Task to carry out -> Your answer must be the line holding "The well starts" followed by every later line through the end of the entries, exactly as written.

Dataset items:
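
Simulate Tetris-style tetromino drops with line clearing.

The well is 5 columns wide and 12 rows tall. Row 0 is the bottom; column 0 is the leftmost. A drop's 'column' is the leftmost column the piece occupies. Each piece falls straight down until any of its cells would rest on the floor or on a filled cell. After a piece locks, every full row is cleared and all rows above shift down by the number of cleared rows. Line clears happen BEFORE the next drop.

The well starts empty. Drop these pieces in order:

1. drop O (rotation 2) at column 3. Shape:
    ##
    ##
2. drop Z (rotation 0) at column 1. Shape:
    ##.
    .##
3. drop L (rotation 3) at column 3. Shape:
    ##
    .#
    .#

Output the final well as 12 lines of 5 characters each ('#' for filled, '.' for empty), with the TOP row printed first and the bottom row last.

Answer: .....
.....
.....
.....
.....
.....
.....
...##
.##.#
..###
...##
...##

Derivation:
Drop 1: O rot2 at col 3 lands with bottom-row=0; cleared 0 line(s) (total 0); column heights now [0 0 0 2 2], max=2
Drop 2: Z rot0 at col 1 lands with bottom-row=2; cleared 0 line(s) (total 0); column heights now [0 4 4 3 2], max=4
Drop 3: L rot3 at col 3 lands with bottom-row=2; cleared 0 line(s) (total 0); column heights now [0 4 4 5 5], max=5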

Task answer ->
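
The well starts empty. Drop these pieces in order:

1. drop O (rotation 2) at column 3. Shape:
    ##
    ##
2. drop Z (rotation 0) at column 1. Shape:
    ##.
    .##
3. drop L (rotation 3) at column 3. Shape:
    ##
    .#
    .#

Output the final well as 12 lines of 5 characters each ('#' for filled, '.' for empty), with the TOP row printed first and the bottom row last.

Answer: .....
.....
.....
.....
.....
.....
.....
...##
.##.#
..###
...##
...##

Derivation:
Drop 1: O rot2 at col 3 lands with bottom-row=0; cleared 0 line(s) (total 0); column heights now [0 0 0 2 2], max=2
Drop 2: Z rot0 at col 1 lands with bottom-row=2; cleared 0 line(s) (total 0); column heights now [0 4 4 3 2], max=4
Drop 3: L rot3 at col 3 lands with bottom-row=2; cleared 0 line(s) (total 0); column heights now [0 4 4 5 5], max=5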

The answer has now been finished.